(Stored data entries)
--- START ---

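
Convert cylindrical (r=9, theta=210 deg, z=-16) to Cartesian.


x = 9 * cos(210) = -7.7942
y = 9 * sin(210) = -4.5
z = -16

(-7.7942, -4.5, -16)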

--- END ---

### EXERCISE DESCRIPTION
Restate the data word for word.

### YOUR RESPONSE
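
Convert cylindrical (r=9, theta=210 deg, z=-16) to Cartesian.


x = 9 * cos(210) = -7.7942
y = 9 * sin(210) = -4.5
z = -16

(-7.7942, -4.5, -16)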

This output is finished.